LISTED ENTRIES ::
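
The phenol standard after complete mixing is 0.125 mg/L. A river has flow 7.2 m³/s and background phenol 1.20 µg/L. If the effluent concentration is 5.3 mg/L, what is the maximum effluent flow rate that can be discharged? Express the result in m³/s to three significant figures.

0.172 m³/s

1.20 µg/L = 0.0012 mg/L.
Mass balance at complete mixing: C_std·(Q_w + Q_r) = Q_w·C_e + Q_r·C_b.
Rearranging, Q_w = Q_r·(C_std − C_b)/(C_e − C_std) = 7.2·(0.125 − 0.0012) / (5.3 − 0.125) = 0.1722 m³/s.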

WORK INSTRUCTION ::
Set down every line of the listing above again, exactly as given.

EXERCISE ANSWER ::
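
The phenol standard after complete mixing is 0.125 mg/L. A river has flow 7.2 m³/s and background phenol 1.20 µg/L. If the effluent concentration is 5.3 mg/L, what is the maximum effluent flow rate that can be discharged? Express the result in m³/s to three significant figures.

0.172 m³/s

1.20 µg/L = 0.0012 mg/L.
Mass balance at complete mixing: C_std·(Q_w + Q_r) = Q_w·C_e + Q_r·C_b.
Rearranging, Q_w = Q_r·(C_std − C_b)/(C_e − C_std) = 7.2·(0.125 − 0.0012) / (5.3 − 0.125) = 0.1722 m³/s.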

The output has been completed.